• _Exercise details_
Would you please return the lines of the material that contain the word "installments"?

────────────────────────────────────────

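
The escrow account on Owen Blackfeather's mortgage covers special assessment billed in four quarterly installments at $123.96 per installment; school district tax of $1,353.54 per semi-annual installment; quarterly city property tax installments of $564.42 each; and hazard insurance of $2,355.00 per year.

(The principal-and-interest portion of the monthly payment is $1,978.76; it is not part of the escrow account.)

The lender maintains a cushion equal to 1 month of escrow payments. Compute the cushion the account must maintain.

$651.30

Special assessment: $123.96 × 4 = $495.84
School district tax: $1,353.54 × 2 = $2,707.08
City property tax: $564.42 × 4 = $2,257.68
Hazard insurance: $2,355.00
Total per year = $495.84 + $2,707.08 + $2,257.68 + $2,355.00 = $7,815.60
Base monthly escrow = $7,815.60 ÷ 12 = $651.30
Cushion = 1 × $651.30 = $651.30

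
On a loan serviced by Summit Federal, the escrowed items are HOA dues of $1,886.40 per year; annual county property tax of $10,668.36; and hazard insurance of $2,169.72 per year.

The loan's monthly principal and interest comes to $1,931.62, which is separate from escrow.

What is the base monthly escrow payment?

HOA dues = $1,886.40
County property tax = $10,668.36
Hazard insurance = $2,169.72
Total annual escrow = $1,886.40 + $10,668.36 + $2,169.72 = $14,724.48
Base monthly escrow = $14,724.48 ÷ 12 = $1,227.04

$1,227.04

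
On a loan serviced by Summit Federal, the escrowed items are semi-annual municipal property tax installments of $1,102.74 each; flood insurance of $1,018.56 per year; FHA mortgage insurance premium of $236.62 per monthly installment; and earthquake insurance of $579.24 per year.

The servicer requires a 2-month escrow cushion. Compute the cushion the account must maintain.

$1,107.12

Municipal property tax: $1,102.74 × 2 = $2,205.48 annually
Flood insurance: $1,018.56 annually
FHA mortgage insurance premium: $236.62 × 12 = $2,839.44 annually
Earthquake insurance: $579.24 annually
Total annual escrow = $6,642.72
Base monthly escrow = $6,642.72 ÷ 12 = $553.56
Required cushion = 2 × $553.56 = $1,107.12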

────────────────────────────────────────

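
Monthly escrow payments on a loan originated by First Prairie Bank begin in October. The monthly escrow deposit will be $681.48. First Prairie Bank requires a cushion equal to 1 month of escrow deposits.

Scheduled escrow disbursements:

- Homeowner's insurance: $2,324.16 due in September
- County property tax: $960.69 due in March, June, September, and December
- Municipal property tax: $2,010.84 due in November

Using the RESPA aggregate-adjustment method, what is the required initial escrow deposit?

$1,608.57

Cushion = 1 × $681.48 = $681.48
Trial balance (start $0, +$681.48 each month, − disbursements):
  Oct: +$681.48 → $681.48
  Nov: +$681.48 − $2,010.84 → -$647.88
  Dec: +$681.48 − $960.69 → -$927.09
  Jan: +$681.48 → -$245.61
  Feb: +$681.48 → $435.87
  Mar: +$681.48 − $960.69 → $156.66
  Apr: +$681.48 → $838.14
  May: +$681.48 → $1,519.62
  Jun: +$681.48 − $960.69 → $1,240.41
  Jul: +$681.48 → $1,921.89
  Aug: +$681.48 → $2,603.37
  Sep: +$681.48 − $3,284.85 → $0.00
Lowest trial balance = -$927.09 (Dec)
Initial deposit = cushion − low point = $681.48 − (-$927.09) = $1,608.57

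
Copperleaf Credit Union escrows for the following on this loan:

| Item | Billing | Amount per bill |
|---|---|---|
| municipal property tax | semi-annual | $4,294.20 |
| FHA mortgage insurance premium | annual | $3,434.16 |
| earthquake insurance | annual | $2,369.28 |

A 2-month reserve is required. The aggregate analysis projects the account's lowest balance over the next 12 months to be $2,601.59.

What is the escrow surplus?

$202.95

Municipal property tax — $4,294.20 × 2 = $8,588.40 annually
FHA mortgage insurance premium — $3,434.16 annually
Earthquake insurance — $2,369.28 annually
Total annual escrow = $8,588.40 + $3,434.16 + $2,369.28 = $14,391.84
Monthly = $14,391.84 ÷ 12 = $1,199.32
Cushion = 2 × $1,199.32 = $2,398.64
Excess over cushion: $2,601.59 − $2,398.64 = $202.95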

────────────────────────────────────────

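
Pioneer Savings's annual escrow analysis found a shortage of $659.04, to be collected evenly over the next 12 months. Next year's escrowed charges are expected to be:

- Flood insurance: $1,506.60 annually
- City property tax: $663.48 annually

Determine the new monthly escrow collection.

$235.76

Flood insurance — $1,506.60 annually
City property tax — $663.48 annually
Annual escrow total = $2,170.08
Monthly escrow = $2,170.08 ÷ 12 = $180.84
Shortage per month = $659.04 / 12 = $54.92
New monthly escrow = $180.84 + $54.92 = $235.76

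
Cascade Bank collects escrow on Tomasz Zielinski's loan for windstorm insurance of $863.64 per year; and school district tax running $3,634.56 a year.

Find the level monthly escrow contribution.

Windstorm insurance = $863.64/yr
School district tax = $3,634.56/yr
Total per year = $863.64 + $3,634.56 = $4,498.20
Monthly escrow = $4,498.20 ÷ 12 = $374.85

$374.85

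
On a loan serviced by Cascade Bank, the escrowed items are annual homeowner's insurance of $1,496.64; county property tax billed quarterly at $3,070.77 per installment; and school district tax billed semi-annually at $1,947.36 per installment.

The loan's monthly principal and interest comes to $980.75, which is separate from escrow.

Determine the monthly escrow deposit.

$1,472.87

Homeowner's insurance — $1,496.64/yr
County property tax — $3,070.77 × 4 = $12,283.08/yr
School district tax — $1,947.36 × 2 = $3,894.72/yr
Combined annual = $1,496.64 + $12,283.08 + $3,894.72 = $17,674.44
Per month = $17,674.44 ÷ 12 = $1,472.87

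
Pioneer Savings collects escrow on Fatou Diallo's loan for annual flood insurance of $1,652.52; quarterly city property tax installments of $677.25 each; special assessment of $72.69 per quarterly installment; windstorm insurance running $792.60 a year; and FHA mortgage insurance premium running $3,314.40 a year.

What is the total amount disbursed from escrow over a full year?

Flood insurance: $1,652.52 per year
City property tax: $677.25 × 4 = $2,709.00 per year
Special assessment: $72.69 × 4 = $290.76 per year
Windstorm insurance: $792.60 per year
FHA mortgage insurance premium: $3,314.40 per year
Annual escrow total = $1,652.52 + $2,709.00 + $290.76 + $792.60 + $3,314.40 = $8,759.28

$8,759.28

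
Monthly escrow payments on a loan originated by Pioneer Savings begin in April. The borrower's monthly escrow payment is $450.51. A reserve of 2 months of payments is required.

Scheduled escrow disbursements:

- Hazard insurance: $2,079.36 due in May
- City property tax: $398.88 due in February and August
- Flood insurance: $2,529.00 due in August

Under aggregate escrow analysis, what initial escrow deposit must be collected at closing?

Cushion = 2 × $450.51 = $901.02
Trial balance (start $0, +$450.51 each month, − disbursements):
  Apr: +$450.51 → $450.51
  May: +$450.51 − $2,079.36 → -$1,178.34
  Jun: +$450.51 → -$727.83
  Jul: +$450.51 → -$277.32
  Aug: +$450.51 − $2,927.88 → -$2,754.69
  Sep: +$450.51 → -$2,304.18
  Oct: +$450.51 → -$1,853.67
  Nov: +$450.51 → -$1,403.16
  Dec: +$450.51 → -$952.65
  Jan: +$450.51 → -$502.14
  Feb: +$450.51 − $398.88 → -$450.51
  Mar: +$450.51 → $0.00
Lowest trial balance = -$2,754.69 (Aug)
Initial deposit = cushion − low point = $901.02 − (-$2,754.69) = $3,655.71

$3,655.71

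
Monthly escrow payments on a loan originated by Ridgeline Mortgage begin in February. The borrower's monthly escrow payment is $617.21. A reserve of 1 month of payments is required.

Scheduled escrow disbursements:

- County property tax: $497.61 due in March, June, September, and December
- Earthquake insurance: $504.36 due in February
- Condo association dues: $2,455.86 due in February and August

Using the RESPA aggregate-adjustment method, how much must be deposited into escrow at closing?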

────────────────────────────────────────

• _Answer section_
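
The escrow account on Owen Blackfeather's mortgage covers special assessment billed in four quarterly installments at $123.96 per installment; school district tax of $1,353.54 per semi-annual installment; quarterly city property tax installments of $564.42 each; and hazard insurance of $2,355.00 per year.
On a loan serviced by Summit Federal, the escrowed items are semi-annual municipal property tax installments of $1,102.74 each; flood insurance of $1,018.56 per year; FHA mortgage insurance premium of $236.62 per monthly installment; and earthquake insurance of $579.24 per year.
Pioneer Savings collects escrow on Fatou Diallo's loan for annual flood insurance of $1,652.52; quarterly city property tax installments of $677.25 each; special assessment of $72.69 per quarterly installment; windstorm insurance running $792.60 a year; and FHA mortgage insurance premium running $3,314.40 a year.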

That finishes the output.